Data for review:

----

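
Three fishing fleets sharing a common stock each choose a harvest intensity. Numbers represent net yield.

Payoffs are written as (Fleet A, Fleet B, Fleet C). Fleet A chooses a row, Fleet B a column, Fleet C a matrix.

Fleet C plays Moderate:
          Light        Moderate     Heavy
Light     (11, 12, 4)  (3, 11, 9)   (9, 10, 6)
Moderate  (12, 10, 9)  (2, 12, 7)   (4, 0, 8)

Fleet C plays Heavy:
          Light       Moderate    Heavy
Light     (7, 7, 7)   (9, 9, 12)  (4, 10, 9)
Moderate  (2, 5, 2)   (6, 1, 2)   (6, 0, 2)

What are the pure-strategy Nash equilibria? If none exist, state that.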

----

Task description: Write only the number of lines in the entries where the string "plays" occurs.

Solution to the problem: 2